▸ TASK ITEM
When you write out the records, keep every line exactly as it is.

▸ SOURCE RECORDS

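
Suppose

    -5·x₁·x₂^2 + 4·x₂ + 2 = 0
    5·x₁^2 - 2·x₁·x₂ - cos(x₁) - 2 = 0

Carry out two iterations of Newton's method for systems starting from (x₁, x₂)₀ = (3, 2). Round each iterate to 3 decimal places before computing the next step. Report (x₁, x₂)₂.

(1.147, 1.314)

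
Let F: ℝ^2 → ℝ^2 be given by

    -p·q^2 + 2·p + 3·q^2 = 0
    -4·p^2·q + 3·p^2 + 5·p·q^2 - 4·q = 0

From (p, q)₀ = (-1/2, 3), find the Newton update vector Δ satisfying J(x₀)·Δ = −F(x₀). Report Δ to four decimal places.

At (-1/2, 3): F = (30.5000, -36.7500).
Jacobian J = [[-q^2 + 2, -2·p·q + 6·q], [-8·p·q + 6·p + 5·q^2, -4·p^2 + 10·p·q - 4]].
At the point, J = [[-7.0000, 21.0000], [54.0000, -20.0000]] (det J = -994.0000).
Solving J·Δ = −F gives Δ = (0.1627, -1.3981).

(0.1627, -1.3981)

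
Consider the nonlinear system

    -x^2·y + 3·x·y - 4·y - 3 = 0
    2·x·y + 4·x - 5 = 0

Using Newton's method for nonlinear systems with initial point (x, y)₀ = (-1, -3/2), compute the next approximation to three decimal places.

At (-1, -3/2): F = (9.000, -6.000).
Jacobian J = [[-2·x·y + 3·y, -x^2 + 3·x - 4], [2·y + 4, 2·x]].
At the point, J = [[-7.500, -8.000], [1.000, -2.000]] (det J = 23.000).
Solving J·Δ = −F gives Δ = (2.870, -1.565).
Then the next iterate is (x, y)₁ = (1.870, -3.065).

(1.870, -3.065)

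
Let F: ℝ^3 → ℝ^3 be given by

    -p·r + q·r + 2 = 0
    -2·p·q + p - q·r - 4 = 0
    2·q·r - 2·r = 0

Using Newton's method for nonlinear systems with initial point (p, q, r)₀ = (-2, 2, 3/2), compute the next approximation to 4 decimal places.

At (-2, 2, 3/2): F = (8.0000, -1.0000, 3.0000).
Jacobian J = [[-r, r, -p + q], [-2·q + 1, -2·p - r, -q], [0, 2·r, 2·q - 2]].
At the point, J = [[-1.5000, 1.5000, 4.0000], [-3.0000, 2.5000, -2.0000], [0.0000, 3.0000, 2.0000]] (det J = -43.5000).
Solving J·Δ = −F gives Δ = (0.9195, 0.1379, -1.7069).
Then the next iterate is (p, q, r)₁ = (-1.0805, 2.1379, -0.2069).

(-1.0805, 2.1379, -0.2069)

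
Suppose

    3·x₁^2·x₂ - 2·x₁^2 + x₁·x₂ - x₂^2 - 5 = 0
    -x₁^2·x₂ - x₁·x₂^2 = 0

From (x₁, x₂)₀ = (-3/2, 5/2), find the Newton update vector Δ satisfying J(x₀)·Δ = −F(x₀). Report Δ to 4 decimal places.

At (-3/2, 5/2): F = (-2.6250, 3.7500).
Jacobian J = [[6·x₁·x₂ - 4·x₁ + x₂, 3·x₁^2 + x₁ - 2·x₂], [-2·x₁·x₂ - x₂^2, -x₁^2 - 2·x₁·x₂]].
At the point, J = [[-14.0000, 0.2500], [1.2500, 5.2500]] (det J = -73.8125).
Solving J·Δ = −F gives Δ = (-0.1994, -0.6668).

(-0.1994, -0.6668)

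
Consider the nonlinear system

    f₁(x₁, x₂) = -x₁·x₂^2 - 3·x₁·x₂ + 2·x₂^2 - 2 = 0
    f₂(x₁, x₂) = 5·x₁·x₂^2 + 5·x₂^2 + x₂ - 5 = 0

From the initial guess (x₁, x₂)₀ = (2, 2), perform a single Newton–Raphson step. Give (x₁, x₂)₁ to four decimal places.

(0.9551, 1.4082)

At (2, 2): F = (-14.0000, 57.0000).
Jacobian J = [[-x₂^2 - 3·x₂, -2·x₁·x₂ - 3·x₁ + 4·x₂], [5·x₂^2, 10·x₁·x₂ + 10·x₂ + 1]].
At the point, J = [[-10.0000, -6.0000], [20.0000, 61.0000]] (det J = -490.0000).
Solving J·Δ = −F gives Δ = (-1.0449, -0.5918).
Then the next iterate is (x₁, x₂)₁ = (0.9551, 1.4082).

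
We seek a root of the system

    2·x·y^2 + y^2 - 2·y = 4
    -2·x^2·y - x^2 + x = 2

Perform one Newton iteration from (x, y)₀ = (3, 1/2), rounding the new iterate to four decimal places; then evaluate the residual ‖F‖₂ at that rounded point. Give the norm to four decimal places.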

▸ ANSWER TO THE EXERCISE
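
Suppose

    -5·x₁·x₂^2 + 4·x₂ + 2 = 0
    5·x₁^2 - 2·x₁·x₂ - cos(x₁) - 2 = 0

Carry out two iterations of Newton's method for systems starting from (x₁, x₂)₀ = (3, 2). Round each iterate to 3 decimal places before computing the next step. Report (x₁, x₂)₂.

(1.147, 1.314)

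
Let F: ℝ^2 → ℝ^2 be given by

    -p·q^2 + 2·p + 3·q^2 = 0
    -4·p^2·q + 3·p^2 + 5·p·q^2 - 4·q = 0

From (p, q)₀ = (-1/2, 3), find the Newton update vector Δ satisfying J(x₀)·Δ = −F(x₀). Report Δ to four decimal places.

At (-1/2, 3): F = (30.5000, -36.7500).
Jacobian J = [[-q^2 + 2, -2·p·q + 6·q], [-8·p·q + 6·p + 5·q^2, -4·p^2 + 10·p·q - 4]].
At the point, J = [[-7.0000, 21.0000], [54.0000, -20.0000]] (det J = -994.0000).
Solving J·Δ = −F gives Δ = (0.1627, -1.3981).

(0.1627, -1.3981)

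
Consider the nonlinear system

    -x^2·y + 3·x·y - 4·y - 3 = 0
    2·x·y + 4·x - 5 = 0

Using Newton's method for nonlinear systems with initial point (x, y)₀ = (-1, -3/2), compute the next approximation to three decimal places.

At (-1, -3/2): F = (9.000, -6.000).
Jacobian J = [[-2·x·y + 3·y, -x^2 + 3·x - 4], [2·y + 4, 2·x]].
At the point, J = [[-7.500, -8.000], [1.000, -2.000]] (det J = 23.000).
Solving J·Δ = −F gives Δ = (2.870, -1.565).
Then the next iterate is (x, y)₁ = (1.870, -3.065).

(1.870, -3.065)

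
Let F: ℝ^3 → ℝ^3 be given by

    -p·r + q·r + 2 = 0
    -2·p·q + p - q·r - 4 = 0
    2·q·r - 2·r = 0

Using Newton's method for nonlinear systems with initial point (p, q, r)₀ = (-2, 2, 3/2), compute the next approximation to 4 decimal places.

At (-2, 2, 3/2): F = (8.0000, -1.0000, 3.0000).
Jacobian J = [[-r, r, -p + q], [-2·q + 1, -2·p - r, -q], [0, 2·r, 2·q - 2]].
At the point, J = [[-1.5000, 1.5000, 4.0000], [-3.0000, 2.5000, -2.0000], [0.0000, 3.0000, 2.0000]] (det J = -43.5000).
Solving J·Δ = −F gives Δ = (0.9195, 0.1379, -1.7069).
Then the next iterate is (p, q, r)₁ = (-1.0805, 2.1379, -0.2069).

(-1.0805, 2.1379, -0.2069)

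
Suppose

    3·x₁^2·x₂ - 2·x₁^2 + x₁·x₂ - x₂^2 - 5 = 0
    -x₁^2·x₂ - x₁·x₂^2 = 0

From (x₁, x₂)₀ = (-3/2, 5/2), find the Newton update vector Δ satisfying J(x₀)·Δ = −F(x₀). Report Δ to 4 decimal places.

At (-3/2, 5/2): F = (-2.6250, 3.7500).
Jacobian J = [[6·x₁·x₂ - 4·x₁ + x₂, 3·x₁^2 + x₁ - 2·x₂], [-2·x₁·x₂ - x₂^2, -x₁^2 - 2·x₁·x₂]].
At the point, J = [[-14.0000, 0.2500], [1.2500, 5.2500]] (det J = -73.8125).
Solving J·Δ = −F gives Δ = (-0.1994, -0.6668).

(-0.1994, -0.6668)

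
Consider the nonlinear system

    f₁(x₁, x₂) = -x₁·x₂^2 - 3·x₁·x₂ + 2·x₂^2 - 2 = 0
    f₂(x₁, x₂) = 5·x₁·x₂^2 + 5·x₂^2 + x₂ - 5 = 0

From the initial guess (x₁, x₂)₀ = (2, 2), perform a single Newton–Raphson step. Give (x₁, x₂)₁ to four decimal places.

(0.9551, 1.4082)

At (2, 2): F = (-14.0000, 57.0000).
Jacobian J = [[-x₂^2 - 3·x₂, -2·x₁·x₂ - 3·x₁ + 4·x₂], [5·x₂^2, 10·x₁·x₂ + 10·x₂ + 1]].
At the point, J = [[-10.0000, -6.0000], [20.0000, 61.0000]] (det J = -490.0000).
Solving J·Δ = −F gives Δ = (-1.0449, -0.5918).
Then the next iterate is (x₁, x₂)₁ = (0.9551, 1.4082).

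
We seek a root of the system

    2·x·y^2 + y^2 - 2·y = 4
    -2·x^2·y - x^2 + x = 2

Perform one Newton iteration from (x, y)₀ = (3, 1/2), rounding the new iterate to four decimal places; then evaluate the residual ‖F‖₂ at that rounded point. Give the norm to four decimal places.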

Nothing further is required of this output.